* [PROBLEM TO SOLVE]:
Restate each of the lines given below, word for word.

* [SUPPLIED RECORDS]:
________

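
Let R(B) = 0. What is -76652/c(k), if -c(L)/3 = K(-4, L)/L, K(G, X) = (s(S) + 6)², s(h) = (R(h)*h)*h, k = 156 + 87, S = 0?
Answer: 172467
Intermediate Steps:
k = 243
s(h) = 0 (s(h) = (0*h)*h = 0*h = 0)
K(G, X) = 36 (K(G, X) = (0 + 6)² = 6² = 36)
c(L) = -108/L
-76652/c(k) = -76652/((-108/243)) = -76652/((-108*1/243)) = -76652/(-4/9) = -76652*(-9/4) = 172467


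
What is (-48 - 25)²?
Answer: 5329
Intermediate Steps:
(-48 - 25)² = (-73)² = 5329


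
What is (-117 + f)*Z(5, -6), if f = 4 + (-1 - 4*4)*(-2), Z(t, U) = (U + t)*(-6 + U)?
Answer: -948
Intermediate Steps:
Z(t, U) = (-6 + U)*(U + t)
f = 38 (f = 4 + (-1 - 16)*(-2) = 4 - 17*(-2) = 4 + 34 = 38)
(-117 + f)*Z(5, -6) = (-117 + 38)*((-6)² - 6*(-6) - 6*5 - 6*5) = -79*(36 + 36 - 30 - 30) = -79*12 = -948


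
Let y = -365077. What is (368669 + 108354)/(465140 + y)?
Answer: 477023/100063 ≈ 4.7672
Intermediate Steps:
(368669 + 108354)/(465140 + y) = (368669 + 108354)/(465140 - 365077) = 477023/100063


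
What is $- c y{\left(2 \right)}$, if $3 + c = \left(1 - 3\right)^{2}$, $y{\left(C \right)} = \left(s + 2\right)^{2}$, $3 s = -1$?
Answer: $- \frac{25}{9} \approx -2.7778$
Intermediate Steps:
$s = - \frac{1}{3}$ ($s = \frac{1}{3} \left(-1\right) = - \frac{1}{3} \approx -0.33333$)
$y{\left(C \right)} = \frac{25}{9}$ ($y{\left(C \right)} = \left(- \frac{1}{3} + 2\right)^{2} = \left(\frac{5}{3}\right)^{2} = \frac{25}{9}$)
$c = 1$ ($c = -3 + \left(1 - 3\right)^{2} = -3 + \left(-2\right)^{2} = -3 + 4 = 1$)
$- c y{\left(2 \right)} = - \frac{1 \cdot 25}{9} = \left(-1\right) \frac{25}{9} = - \frac{25}{9}$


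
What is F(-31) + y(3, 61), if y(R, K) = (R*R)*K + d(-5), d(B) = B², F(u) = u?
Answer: 543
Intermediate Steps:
y(R, K) = 25 + K*R² (y(R, K) = (R*R)*K + (-5)² = R²*K + 25 = K*R² + 25 = 25 + K*R²)
F(-31) + y(3, 61) = -31 + (25 + 61*3²) = -31 + (25 + 61*9) = -31 + (25 + 549) = -31 + 574 = 543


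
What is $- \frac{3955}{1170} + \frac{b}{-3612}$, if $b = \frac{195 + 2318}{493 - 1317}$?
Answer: $- \frac{56039423}{16582176} \approx -3.3795$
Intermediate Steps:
$b = - \frac{2513}{824}$ ($b = \frac{2513}{-824} = 2513 \left(- \frac{1}{824}\right) = - \frac{2513}{824} \approx -3.0498$)
$- \frac{3955}{1170} + \frac{b}{-3612} = - \frac{3955}{1170} - \frac{2513}{824 \left(-3612\right)} = \left(-3955\right) \frac{1}{1170} - - \frac{359}{425184} = - \frac{791}{234} + \frac{359}{425184} = - \frac{56039423}{16582176}$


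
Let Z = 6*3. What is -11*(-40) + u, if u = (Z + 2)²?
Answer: 840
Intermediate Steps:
Z = 18
u = 400 (u = (18 + 2)² = 20² = 400)
-11*(-40) + u = -11*(-40) + 400 = 440 + 400 = 840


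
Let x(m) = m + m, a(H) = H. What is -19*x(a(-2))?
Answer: 76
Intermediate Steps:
x(m) = 2*m
-19*x(a(-2)) = -38*(-2) = -19*(-4) = 76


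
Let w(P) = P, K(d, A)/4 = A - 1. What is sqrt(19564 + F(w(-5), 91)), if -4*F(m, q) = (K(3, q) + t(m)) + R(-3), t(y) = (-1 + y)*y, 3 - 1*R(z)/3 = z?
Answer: sqrt(19462) ≈ 139.51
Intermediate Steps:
R(z) = 9 - 3*z
K(d, A) = -4 + 4*A (K(d, A) = 4*(A - 1) = 4*(-1 + A) = -4 + 4*A)
t(y) = y*(-1 + y)
F(m, q) = -7/2 - q - m*(-1 + m)/4 (F(m, q) = -(((-4 + 4*q) + m*(-1 + m)) + (9 - 3*(-3)))/4 = -((-4 + 4*q + m*(-1 + m)) + (9 + 9))/4 = -((-4 + 4*q + m*(-1 + m)) + 18)/4 = -(14 + 4*q + m*(-1 + m))/4 = -7/2 - q - m*(-1 + m)/4)
sqrt(19564 + F(w(-5), 91)) = sqrt(19564 + (-7/2 - 1*91 - 1/4*(-5)**2 + (1/4)*(-5))) = sqrt(19564 + (-7/2 - 91 - 1/4*25 - 5/4)) = sqrt(19564 + (-7/2 - 91 - 25/4 - 5/4)) = sqrt(19564 - 102) = sqrt(19462)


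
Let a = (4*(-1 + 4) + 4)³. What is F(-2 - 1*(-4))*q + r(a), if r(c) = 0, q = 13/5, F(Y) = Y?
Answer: 26/5 ≈ 5.2000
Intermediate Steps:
q = 13/5 (q = 13*(⅕) = 13/5 ≈ 2.6000)
a = 4096 (a = (4*3 + 4)³ = (12 + 4)³ = 16³ = 4096)
F(-2 - 1*(-4))*q + r(a) = (-2 - 1*(-4))*(13/5) + 0 = (-2 + 4)*(13/5) + 0 = 2*(13/5) + 0 = 26/5 + 0 = 26/5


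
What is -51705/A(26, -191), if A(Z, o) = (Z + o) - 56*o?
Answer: -51705/10531 ≈ -4.9098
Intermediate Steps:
A(Z, o) = Z - 55*o
-51705/A(26, -191) = -51705/(26 - 55*(-191)) = -51705/(26 + 10505) = -51705/10531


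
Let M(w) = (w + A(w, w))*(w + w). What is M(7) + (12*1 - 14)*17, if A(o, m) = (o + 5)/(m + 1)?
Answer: 85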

________

* [EXERCISE RESULT]:
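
Let R(B) = 0. What is -76652/c(k), if -c(L)/3 = K(-4, L)/L, K(G, X) = (s(S) + 6)², s(h) = (R(h)*h)*h, k = 156 + 87, S = 0?
Answer: 172467
Intermediate Steps:
k = 243
s(h) = 0 (s(h) = (0*h)*h = 0*h = 0)
K(G, X) = 36 (K(G, X) = (0 + 6)² = 6² = 36)
c(L) = -108/L
-76652/c(k) = -76652/((-108/243)) = -76652/((-108*1/243)) = -76652/(-4/9) = -76652*(-9/4) = 172467


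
What is (-48 - 25)²?
Answer: 5329
Intermediate Steps:
(-48 - 25)² = (-73)² = 5329


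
What is (-117 + f)*Z(5, -6), if f = 4 + (-1 - 4*4)*(-2), Z(t, U) = (U + t)*(-6 + U)?
Answer: -948
Intermediate Steps:
Z(t, U) = (-6 + U)*(U + t)
f = 38 (f = 4 + (-1 - 16)*(-2) = 4 - 17*(-2) = 4 + 34 = 38)
(-117 + f)*Z(5, -6) = (-117 + 38)*((-6)² - 6*(-6) - 6*5 - 6*5) = -79*(36 + 36 - 30 - 30) = -79*12 = -948


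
Let y = -365077. What is (368669 + 108354)/(465140 + y)?
Answer: 477023/100063 ≈ 4.7672
Intermediate Steps:
(368669 + 108354)/(465140 + y) = (368669 + 108354)/(465140 - 365077) = 477023/100063


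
What is $- c y{\left(2 \right)}$, if $3 + c = \left(1 - 3\right)^{2}$, $y{\left(C \right)} = \left(s + 2\right)^{2}$, $3 s = -1$?
Answer: $- \frac{25}{9} \approx -2.7778$
Intermediate Steps:
$s = - \frac{1}{3}$ ($s = \frac{1}{3} \left(-1\right) = - \frac{1}{3} \approx -0.33333$)
$y{\left(C \right)} = \frac{25}{9}$ ($y{\left(C \right)} = \left(- \frac{1}{3} + 2\right)^{2} = \left(\frac{5}{3}\right)^{2} = \frac{25}{9}$)
$c = 1$ ($c = -3 + \left(1 - 3\right)^{2} = -3 + \left(-2\right)^{2} = -3 + 4 = 1$)
$- c y{\left(2 \right)} = - \frac{1 \cdot 25}{9} = \left(-1\right) \frac{25}{9} = - \frac{25}{9}$


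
What is F(-31) + y(3, 61), if y(R, K) = (R*R)*K + d(-5), d(B) = B², F(u) = u?
Answer: 543
Intermediate Steps:
y(R, K) = 25 + K*R² (y(R, K) = (R*R)*K + (-5)² = R²*K + 25 = K*R² + 25 = 25 + K*R²)
F(-31) + y(3, 61) = -31 + (25 + 61*3²) = -31 + (25 + 61*9) = -31 + (25 + 549) = -31 + 574 = 543


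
What is $- \frac{3955}{1170} + \frac{b}{-3612}$, if $b = \frac{195 + 2318}{493 - 1317}$?
Answer: $- \frac{56039423}{16582176} \approx -3.3795$
Intermediate Steps:
$b = - \frac{2513}{824}$ ($b = \frac{2513}{-824} = 2513 \left(- \frac{1}{824}\right) = - \frac{2513}{824} \approx -3.0498$)
$- \frac{3955}{1170} + \frac{b}{-3612} = - \frac{3955}{1170} - \frac{2513}{824 \left(-3612\right)} = \left(-3955\right) \frac{1}{1170} - - \frac{359}{425184} = - \frac{791}{234} + \frac{359}{425184} = - \frac{56039423}{16582176}$


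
Let Z = 6*3. What is -11*(-40) + u, if u = (Z + 2)²?
Answer: 840
Intermediate Steps:
Z = 18
u = 400 (u = (18 + 2)² = 20² = 400)
-11*(-40) + u = -11*(-40) + 400 = 440 + 400 = 840


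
Let x(m) = m + m, a(H) = H. What is -19*x(a(-2))?
Answer: 76
Intermediate Steps:
x(m) = 2*m
-19*x(a(-2)) = -38*(-2) = -19*(-4) = 76


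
Let w(P) = P, K(d, A)/4 = A - 1. What is sqrt(19564 + F(w(-5), 91)), if -4*F(m, q) = (K(3, q) + t(m)) + R(-3), t(y) = (-1 + y)*y, 3 - 1*R(z)/3 = z?
Answer: sqrt(19462) ≈ 139.51
Intermediate Steps:
R(z) = 9 - 3*z
K(d, A) = -4 + 4*A (K(d, A) = 4*(A - 1) = 4*(-1 + A) = -4 + 4*A)
t(y) = y*(-1 + y)
F(m, q) = -7/2 - q - m*(-1 + m)/4 (F(m, q) = -(((-4 + 4*q) + m*(-1 + m)) + (9 - 3*(-3)))/4 = -((-4 + 4*q + m*(-1 + m)) + (9 + 9))/4 = -((-4 + 4*q + m*(-1 + m)) + 18)/4 = -(14 + 4*q + m*(-1 + m))/4 = -7/2 - q - m*(-1 + m)/4)
sqrt(19564 + F(w(-5), 91)) = sqrt(19564 + (-7/2 - 1*91 - 1/4*(-5)**2 + (1/4)*(-5))) = sqrt(19564 + (-7/2 - 91 - 1/4*25 - 5/4)) = sqrt(19564 + (-7/2 - 91 - 25/4 - 5/4)) = sqrt(19564 - 102) = sqrt(19462)


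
Let a = (4*(-1 + 4) + 4)³. What is F(-2 - 1*(-4))*q + r(a), if r(c) = 0, q = 13/5, F(Y) = Y?
Answer: 26/5 ≈ 5.2000
Intermediate Steps:
q = 13/5 (q = 13*(⅕) = 13/5 ≈ 2.6000)
a = 4096 (a = (4*3 + 4)³ = (12 + 4)³ = 16³ = 4096)
F(-2 - 1*(-4))*q + r(a) = (-2 - 1*(-4))*(13/5) + 0 = (-2 + 4)*(13/5) + 0 = 2*(13/5) + 0 = 26/5 + 0 = 26/5


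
What is -51705/A(26, -191), if A(Z, o) = (Z + o) - 56*o?
Answer: -51705/10531 ≈ -4.9098
Intermediate Steps:
A(Z, o) = Z - 55*o
-51705/A(26, -191) = -51705/(26 - 55*(-191)) = -51705/(26 + 10505) = -51705/10531


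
Let M(w) = (w + A(w, w))*(w + w). What is M(7) + (12*1 - 14)*17, if A(o, m) = (o + 5)/(m + 1)?
Answer: 85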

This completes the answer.